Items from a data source

^^^^

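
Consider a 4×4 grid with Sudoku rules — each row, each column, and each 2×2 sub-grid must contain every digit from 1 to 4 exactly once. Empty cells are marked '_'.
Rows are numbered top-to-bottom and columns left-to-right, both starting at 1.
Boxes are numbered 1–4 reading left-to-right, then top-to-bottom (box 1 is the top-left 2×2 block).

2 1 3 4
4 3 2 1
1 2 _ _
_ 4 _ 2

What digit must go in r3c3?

4

Row 3 already contains {1, 2}.
Column 3 already contains {2, 3}.
Its 2×2 block (box 4) already contains {2}.
The only value from 1–4 not eliminated is 4, so r3c3 = 4.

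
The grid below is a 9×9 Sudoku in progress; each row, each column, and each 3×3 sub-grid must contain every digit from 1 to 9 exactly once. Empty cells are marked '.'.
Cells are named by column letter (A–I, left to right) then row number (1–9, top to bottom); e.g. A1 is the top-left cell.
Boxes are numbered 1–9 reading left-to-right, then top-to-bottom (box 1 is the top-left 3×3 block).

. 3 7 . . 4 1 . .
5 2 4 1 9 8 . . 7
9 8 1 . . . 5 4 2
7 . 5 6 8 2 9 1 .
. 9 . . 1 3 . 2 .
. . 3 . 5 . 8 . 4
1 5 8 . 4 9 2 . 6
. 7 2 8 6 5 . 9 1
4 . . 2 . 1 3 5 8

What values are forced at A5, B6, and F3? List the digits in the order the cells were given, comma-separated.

8,1,6

For A5:
  Consider where 8 can go in row 5.
  C5 is out (column C already has a 8).
  D5 is out (column D already has a 8).
  G5 is out (column G already has a 8).
  I5 is out (column I already has a 8).
  So the only cell in row 5 that can hold 8 is A5.
  So A5 = 8.
For B6:
  Consider where 1 can go in column B.
  B4 is out (row 4 already has a 1).
  B9 is out (row 9 already has a 1).
  So the only cell in column B that can hold 1 is B6.
  So B6 = 1.
For F3:
  Consider where 6 can go in column F.
  F6 is out (box 5 already has a 6).
  So the only cell in column F that can hold 6 is F3.
  So F3 = 6.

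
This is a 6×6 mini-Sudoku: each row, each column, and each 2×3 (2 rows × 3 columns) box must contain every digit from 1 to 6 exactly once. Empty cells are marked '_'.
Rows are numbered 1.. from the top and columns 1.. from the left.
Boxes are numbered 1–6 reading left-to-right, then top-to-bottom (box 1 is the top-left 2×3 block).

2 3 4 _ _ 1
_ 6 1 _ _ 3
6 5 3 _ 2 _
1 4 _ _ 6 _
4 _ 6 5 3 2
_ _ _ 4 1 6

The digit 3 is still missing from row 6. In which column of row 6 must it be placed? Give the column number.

1

Consider where 3 can go in row 6.
row 6, column 2 is out (column 2 already has a 3).
row 6, column 3 is out (column 3 already has a 3).
So the only cell in row 6 that can hold 3 is row 6, column 1.
That is column 1.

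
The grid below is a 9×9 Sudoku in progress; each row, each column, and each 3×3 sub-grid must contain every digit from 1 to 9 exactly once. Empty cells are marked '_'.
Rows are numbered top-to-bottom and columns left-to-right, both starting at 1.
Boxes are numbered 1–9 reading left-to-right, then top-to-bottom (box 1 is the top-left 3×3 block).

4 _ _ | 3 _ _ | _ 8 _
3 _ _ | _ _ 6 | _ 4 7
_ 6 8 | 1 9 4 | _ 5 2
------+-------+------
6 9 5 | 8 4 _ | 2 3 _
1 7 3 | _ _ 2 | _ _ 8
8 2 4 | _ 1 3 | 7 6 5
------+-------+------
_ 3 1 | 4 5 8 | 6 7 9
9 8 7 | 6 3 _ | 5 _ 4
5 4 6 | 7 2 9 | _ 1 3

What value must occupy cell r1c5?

7

Row 1 already contains {3, 4, 8}.
Column 5 already contains {1, 2, 3, 4, 5, 9}.
Its 3×3 block (box 2) already contains {1, 3, 4, 6, 9}.
The only value from 1–9 not eliminated is 7, so r1c5 = 7.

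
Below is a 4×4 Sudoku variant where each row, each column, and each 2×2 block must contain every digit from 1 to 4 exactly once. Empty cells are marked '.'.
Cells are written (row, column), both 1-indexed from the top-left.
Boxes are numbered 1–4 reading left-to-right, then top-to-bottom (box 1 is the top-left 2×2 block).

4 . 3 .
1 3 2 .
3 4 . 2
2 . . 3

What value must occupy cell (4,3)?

4

Cell (4,3) itself could take any of {1, 4} by direct elimination.
Consider where 4 can go in column 3.
(3,3) is out (row 3 already has a 4).
So the only cell in column 3 that can hold 4 is (4,3).
Therefore (4,3) = 4.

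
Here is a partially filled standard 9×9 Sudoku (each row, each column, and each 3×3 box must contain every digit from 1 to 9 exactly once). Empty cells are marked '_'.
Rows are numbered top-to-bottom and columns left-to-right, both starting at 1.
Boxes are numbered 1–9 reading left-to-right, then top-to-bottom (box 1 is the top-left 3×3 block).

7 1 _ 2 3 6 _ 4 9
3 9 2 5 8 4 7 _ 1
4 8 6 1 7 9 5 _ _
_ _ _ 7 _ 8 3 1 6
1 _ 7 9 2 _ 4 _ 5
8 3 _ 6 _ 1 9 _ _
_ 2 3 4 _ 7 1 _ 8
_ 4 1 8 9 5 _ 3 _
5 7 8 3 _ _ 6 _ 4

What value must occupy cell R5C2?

Row 5 already contains {1, 2, 4, 5, 7, 9}.
Column 2 already contains {1, 2, 3, 4, 7, 8, 9}.
Its 3×3 block (box 4) already contains {1, 3, 7, 8}.
The only value from 1–9 not eliminated is 6, so R5C2 = 6.

6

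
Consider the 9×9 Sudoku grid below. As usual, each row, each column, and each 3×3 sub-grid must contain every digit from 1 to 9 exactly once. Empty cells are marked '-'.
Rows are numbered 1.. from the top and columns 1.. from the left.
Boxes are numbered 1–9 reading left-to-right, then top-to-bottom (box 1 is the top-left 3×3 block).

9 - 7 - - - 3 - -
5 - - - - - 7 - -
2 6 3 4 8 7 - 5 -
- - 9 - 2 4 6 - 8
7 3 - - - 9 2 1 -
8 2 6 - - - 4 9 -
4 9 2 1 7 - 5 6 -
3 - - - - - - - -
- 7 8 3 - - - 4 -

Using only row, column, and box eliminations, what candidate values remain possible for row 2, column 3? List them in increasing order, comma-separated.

Row 2 already contains {5, 7}.
Column 3 already contains {2, 3, 6, 7, 8, 9}.
Its 3×3 block (box 1) already contains {2, 3, 5, 6, 7, 9}.
Removing those from 1–9 leaves {1, 4} as the candidates for row 2, column 3.

1,4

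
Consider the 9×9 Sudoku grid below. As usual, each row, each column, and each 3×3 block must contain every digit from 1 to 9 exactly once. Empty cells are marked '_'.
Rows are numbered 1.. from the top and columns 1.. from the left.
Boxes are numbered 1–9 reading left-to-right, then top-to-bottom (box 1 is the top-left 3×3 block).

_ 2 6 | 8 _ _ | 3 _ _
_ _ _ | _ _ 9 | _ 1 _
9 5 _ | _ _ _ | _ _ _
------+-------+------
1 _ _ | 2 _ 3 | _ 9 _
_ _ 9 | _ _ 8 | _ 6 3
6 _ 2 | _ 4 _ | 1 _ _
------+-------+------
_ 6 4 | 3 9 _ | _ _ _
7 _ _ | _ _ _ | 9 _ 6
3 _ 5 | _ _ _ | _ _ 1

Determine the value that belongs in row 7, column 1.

Cell row 7, column 1 itself could take any of {2, 8} by direct elimination.
Consider where 2 can go in column 1.
row 1, column 1 is out (row 1 already has a 2).
row 2, column 1 is out (box 1 already has a 2).
row 5, column 1 is out (box 4 already has a 2).
So the only cell in column 1 that can hold 2 is row 7, column 1.
Therefore row 7, column 1 = 2.

2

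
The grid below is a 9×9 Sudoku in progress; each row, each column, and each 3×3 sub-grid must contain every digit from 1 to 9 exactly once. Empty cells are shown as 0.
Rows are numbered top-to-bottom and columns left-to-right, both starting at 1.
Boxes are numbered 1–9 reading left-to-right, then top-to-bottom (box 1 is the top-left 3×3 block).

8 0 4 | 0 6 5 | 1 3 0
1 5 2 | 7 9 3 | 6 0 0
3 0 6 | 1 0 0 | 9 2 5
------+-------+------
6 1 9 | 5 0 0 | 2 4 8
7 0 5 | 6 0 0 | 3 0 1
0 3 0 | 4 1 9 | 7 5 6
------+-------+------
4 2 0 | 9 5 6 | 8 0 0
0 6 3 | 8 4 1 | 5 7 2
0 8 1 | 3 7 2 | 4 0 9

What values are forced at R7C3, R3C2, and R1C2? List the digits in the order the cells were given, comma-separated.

7,7,9

For R7C3:
  Row 7 already contains {2, 4, 5, 6, 8, 9}.
  Column 3 already contains {1, 2, 3, 4, 5, 6, 9}.
  Its 3×3 block (box 7) already contains {1, 2, 3, 4, 6, 8}.
  The only value from 1–9 not eliminated is 7, so R7C3 = 7.
For R3C2:
  Row 3 already contains {1, 2, 3, 5, 6, 9}.
  Column 2 already contains {1, 2, 3, 5, 6, 8}.
  Its 3×3 block (box 1) already contains {1, 2, 3, 4, 5, 6, 8}.
  The only value from 1–9 not eliminated is 7, so R3C2 = 7.
For R1C2:
  Consider where 9 can go in box 1.
  R3C2 is out (row 3 already has a 9).
  So the only cell in box 1 that can hold 9 is R1C2.
  So R1C2 = 9.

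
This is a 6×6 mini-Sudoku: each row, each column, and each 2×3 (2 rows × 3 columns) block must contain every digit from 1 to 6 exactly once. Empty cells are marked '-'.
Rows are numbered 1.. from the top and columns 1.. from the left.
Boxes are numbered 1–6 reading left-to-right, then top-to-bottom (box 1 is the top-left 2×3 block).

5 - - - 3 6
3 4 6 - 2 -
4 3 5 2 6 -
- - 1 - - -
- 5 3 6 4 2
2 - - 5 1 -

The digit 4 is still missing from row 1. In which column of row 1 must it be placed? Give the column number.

Consider where 4 can go in row 1.
row 1, column 2 is out (column 2 already has a 4).
row 1, column 3 is out (box 1 already has a 4).
So the only cell in row 1 that can hold 4 is row 1, column 4.
That is column 4.

4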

^^^^

■ Your objective ■
Please determine how many lines in the entries contain the word "usual" and reply with that figure alone.

■ Response for this exercise ■
2